▶ Exercise
Only the lines from the one containing "For each person, is" through the end of the data below should be copied, each exactly as written and with both ends kept.

[Stored data entries]
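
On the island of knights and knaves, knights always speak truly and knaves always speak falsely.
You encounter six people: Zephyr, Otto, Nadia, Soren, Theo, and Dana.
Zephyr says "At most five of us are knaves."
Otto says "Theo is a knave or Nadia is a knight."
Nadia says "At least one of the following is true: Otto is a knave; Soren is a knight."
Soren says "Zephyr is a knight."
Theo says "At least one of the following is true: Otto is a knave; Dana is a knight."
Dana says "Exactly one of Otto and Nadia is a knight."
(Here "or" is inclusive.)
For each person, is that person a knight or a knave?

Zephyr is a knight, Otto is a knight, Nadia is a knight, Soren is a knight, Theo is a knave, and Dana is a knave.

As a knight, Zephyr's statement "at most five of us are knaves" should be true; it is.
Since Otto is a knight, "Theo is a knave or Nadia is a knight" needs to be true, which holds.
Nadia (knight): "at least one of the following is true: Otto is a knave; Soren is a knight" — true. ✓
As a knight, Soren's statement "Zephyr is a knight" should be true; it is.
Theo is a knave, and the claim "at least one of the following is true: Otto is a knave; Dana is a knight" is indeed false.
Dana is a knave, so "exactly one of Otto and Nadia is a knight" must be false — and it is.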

▶ Exercise solution
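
For each person, is that person a knight or a knave?

Zephyr is a knight, Otto is a knight, Nadia is a knight, Soren is a knight, Theo is a knave, and Dana is a knave.

As a knight, Zephyr's statement "at most five of us are knaves" should be true; it is.
Since Otto is a knight, "Theo is a knave or Nadia is a knight" needs to be true, which holds.
Nadia (knight): "at least one of the following is true: Otto is a knave; Soren is a knight" — true. ✓
As a knight, Soren's statement "Zephyr is a knight" should be true; it is.
Theo is a knave, and the claim "at least one of the following is true: Otto is a knave; Dana is a knight" is indeed false.
Dana is a knave, so "exactly one of Otto and Nadia is a knight" must be false — and it is.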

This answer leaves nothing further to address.